> TASK
Repeat exactly the lines below that lie between the line with "117 | 1210 |" and the line with "Each supply can be chosen at most once. Additionally, jerry", counting both of those lines as part of the answer.
*** Block opens ***
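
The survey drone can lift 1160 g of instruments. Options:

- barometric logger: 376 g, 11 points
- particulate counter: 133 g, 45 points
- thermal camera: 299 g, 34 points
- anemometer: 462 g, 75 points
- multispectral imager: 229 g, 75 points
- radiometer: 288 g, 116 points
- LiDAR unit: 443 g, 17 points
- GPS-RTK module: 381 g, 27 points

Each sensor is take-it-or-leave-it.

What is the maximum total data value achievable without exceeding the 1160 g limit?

311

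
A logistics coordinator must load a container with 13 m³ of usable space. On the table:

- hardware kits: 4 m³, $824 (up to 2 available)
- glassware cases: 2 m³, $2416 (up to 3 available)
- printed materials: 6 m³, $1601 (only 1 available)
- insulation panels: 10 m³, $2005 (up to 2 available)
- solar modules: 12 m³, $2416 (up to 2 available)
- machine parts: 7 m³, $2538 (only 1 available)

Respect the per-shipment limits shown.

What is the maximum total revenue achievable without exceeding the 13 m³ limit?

Best packing: 3×glassware cases + machine parts — 13 m³, 9786 total.
Every other selection either busts 13 m³ or exceeds an availability limit or fails to beat 9786.

9786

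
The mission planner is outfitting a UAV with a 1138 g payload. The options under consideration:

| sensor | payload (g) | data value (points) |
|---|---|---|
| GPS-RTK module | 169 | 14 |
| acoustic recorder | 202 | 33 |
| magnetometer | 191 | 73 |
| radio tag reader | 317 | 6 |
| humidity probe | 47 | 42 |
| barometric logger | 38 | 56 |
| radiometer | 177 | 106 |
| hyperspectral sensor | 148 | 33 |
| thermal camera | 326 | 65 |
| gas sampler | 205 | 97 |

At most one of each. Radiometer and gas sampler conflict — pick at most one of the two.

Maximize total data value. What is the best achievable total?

408

Acoustic recorder + magnetometer + humidity probe + barometric logger + radiometer + hyperspectral sensor + thermal camera uses 1129 of the 1138 g and totals 408.
Next best is GPS-RTK module + magnetometer + humidity probe + barometric logger + radiometer + hyperspectral sensor + thermal camera at 389 (1096 g) — short by 19.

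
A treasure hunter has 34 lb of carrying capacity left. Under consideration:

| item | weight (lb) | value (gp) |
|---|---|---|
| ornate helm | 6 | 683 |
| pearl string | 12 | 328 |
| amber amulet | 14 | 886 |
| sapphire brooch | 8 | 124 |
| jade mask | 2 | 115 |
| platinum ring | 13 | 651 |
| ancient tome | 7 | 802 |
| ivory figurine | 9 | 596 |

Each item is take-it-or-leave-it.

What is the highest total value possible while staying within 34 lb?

Ranking by ratio (value/lb): ancient tome 114.57, ornate helm 113.83, ivory figurine 66.22.
Taking the top-ratio items first gives ornate helm + sapphire brooch + jade mask + ancient tome + ivory figurine for 2320 (32 lb).
Replace sapphire brooch and ivory figurine with amber amulet: the trade gains 166 net, giving 2486 at 29 lb.
That's the maximum — no swap from here does better than 2486.

2486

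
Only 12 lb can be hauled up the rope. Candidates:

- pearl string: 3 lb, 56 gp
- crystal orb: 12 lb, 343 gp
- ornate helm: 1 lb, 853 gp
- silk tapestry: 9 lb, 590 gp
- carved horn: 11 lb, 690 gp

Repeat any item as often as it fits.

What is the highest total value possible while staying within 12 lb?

Density check — ornate helm 853.00, silk tapestry 65.56, carved horn 62.73, crystal orb 28.58 are the best per lb.
12×ornate helm uses 12 of the 12 lb and totals 10236.
Nothing else within 12 lb beats 10236.

10236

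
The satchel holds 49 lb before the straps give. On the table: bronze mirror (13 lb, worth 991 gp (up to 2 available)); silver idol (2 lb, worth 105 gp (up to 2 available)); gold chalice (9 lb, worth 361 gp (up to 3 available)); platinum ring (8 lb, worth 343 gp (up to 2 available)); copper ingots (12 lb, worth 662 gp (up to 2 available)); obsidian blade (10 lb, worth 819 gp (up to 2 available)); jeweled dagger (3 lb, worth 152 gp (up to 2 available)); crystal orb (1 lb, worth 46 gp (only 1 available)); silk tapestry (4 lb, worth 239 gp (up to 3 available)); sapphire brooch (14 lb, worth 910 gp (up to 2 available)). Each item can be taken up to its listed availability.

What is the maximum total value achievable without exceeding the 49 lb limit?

A density-first pass picks 2×bronze mirror + silver idol + 2×obsidian blade + crystal orb — 3771 at 49 lb.
Dropping silver idol and crystal orb frees 3 lb; slotting in jeweled dagger (3 lb) lifts the total to 3772 at 49 lb.

3772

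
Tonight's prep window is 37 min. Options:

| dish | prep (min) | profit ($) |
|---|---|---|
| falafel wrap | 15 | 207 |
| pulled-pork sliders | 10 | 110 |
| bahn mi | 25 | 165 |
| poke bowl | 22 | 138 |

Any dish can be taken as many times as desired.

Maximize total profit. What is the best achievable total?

427

Density check — falafel wrap 13.80, pulled-pork sliders 11.00, bahn mi 6.60, poke bowl 6.27 are the best per min.
Greedy by ratio would take 2×falafel wrap: 30 min used, total 414.
Dropping falafel wrap frees 15 min; slotting in 2×pulled-pork sliders (20 min) lifts the total to 427 at 35 min.
That's the maximum — no swap from here does better than 427.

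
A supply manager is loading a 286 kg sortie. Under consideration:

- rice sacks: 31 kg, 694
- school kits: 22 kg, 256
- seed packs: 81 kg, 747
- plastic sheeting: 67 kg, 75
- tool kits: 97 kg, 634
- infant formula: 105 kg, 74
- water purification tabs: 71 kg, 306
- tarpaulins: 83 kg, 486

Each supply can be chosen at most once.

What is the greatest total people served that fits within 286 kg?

The ratio heuristic lands on rice sacks + school kits + seed packs + tool kits (2331) but leaves 55 kg idle.
Dropping school kits frees 22 kg; slotting in water purification tabs (71 kg) lifts the total to 2381 at 280 kg.

2381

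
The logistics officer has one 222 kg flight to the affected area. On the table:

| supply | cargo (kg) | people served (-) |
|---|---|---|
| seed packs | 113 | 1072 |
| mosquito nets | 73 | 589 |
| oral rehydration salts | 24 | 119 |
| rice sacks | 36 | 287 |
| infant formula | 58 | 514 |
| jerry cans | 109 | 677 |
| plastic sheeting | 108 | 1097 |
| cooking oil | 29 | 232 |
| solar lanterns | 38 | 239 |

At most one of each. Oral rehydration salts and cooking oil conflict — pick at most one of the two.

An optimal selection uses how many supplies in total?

2

Best achievable people served is 2169.
For example seed packs + plastic sheeting achieves it, using 221 kg.
Any selection reaching 2169 contains exactly 2 supplies.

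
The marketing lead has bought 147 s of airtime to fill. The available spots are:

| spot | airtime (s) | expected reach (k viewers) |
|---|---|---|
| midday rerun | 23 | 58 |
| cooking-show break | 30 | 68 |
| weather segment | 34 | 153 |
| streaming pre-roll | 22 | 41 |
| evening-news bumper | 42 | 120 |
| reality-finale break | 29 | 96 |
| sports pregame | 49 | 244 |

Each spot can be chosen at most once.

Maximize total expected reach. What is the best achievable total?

561

Filling by ratio: midday rerun + weather segment + reality-finale break + sports pregame for 551, with 12 s left unused.
Replace midday rerun with cooking-show break: the trade gains 10 net, giving 561 at 142 s.
The closest alternative, weather segment + streaming pre-roll + evening-news bumper + sports pregame, reaches only 558.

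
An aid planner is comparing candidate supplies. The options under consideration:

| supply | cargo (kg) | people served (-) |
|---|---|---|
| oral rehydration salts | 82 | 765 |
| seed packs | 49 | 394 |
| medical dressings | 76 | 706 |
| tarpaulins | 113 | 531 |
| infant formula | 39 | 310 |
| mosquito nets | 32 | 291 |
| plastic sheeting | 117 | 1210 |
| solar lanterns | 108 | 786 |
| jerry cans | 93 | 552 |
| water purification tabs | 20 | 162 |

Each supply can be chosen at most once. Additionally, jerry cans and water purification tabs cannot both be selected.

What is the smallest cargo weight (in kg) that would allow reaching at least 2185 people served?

Minimise kg subject to total people served ≥ 2185.
medical dressings + mosquito nets + plastic sheeting: 2207 people served at 225 kg.
Below 225 kg the best achievable stays under 2185.

225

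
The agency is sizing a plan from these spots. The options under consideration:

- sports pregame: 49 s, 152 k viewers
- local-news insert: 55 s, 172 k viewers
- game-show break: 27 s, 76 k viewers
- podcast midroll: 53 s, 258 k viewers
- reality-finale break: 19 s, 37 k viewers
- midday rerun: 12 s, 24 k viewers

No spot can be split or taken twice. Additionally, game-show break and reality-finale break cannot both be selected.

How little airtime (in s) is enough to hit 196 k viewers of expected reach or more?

53

Look for the lowest-airtime combination reaching 196.
podcast midroll: 258 expected reach at 53 s.
No combination under 53 s hits 196.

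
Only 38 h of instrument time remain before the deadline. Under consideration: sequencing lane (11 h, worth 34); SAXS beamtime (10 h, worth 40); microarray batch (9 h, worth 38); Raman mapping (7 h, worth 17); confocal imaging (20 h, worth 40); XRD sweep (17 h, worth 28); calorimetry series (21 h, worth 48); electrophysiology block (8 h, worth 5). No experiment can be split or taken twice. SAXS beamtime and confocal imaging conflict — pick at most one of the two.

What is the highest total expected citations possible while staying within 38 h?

129

Density check — microarray batch 4.22, SAXS beamtime 4.00, sequencing lane 3.09, Raman mapping 2.43 are the best per h.
Sequencing lane + SAXS beamtime + microarray batch + Raman mapping uses 37 of the 38 h and totals 129.
Runner-up sequencing lane + SAXS beamtime + microarray batch + electrophysiology block tops out at 117.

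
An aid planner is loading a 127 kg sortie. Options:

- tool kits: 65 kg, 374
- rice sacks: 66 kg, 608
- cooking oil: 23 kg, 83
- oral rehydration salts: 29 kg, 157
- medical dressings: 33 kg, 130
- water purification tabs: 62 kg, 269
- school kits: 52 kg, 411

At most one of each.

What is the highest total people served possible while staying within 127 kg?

Rice sacks + school kits uses 118 of the 127 kg and totals 1019.
The spare 9 kg is too small for any remaining supply, and no exchange beats 1019.

1019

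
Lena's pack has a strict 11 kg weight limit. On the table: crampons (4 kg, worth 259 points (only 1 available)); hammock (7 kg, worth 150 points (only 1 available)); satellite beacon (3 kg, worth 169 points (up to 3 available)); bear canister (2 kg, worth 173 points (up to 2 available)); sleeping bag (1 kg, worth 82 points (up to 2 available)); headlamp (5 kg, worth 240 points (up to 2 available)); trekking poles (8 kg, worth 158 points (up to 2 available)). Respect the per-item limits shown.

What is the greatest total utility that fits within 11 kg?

774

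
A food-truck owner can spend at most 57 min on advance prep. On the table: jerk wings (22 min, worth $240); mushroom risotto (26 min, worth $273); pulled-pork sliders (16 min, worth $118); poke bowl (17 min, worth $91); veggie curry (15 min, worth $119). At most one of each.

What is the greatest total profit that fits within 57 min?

513

Best packing: jerk wings + mushroom risotto — 48 min, 513 total.
Nothing else within 57 min beats 513.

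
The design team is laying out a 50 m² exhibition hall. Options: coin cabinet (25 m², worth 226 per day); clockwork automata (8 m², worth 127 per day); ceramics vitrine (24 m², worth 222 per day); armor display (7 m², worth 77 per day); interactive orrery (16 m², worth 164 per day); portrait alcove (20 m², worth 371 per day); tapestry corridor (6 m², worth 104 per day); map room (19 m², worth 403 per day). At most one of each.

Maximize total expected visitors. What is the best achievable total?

901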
*** Block closes ***
> WRITTEN RESPONSE
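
| plastic sheeting | 117 | 1210 |
| solar lanterns | 108 | 786 |
| jerry cans | 93 | 552 |
| water purification tabs | 20 | 162 |

Each supply can be chosen at most once. Additionally, jerry cans and water purification tabs cannot both be selected.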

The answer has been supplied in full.